» **WHAT THIS TASK INVOLVES**
In the entries below, find the string "infill" and return each line holding it.

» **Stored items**
^^^^
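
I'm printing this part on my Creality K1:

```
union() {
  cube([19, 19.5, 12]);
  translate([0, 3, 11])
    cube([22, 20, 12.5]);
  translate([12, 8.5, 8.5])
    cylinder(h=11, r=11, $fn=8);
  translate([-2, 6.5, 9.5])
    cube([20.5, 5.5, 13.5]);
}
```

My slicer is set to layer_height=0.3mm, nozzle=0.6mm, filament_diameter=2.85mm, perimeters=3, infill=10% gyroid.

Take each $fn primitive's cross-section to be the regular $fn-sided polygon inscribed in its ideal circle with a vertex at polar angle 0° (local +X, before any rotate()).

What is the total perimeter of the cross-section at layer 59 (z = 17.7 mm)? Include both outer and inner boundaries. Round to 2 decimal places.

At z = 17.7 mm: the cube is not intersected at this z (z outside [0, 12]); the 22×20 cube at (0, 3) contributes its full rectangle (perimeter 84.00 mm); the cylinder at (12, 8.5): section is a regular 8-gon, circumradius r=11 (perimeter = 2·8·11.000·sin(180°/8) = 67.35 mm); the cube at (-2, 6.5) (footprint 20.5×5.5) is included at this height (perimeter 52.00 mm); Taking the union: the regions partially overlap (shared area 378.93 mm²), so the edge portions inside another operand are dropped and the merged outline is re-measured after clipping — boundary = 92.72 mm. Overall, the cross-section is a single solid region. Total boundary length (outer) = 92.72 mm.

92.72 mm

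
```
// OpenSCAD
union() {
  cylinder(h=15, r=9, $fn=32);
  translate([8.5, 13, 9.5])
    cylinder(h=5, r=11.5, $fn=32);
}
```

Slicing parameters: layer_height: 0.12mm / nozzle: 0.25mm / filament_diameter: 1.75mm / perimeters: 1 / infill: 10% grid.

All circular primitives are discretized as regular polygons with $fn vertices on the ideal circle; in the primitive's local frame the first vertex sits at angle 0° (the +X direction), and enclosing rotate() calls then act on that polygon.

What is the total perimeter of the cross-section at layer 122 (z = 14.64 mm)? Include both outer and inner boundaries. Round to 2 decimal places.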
^^^^
» **SOLUTION**
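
My slicer is set to layer_height=0.3mm, nozzle=0.6mm, filament_diameter=2.85mm, perimeters=3, infill=10% gyroid.
Slicing parameters: layer_height: 0.12mm / nozzle: 0.25mm / filament_diameter: 1.75mm / perimeters: 1 / infill: 10% grid.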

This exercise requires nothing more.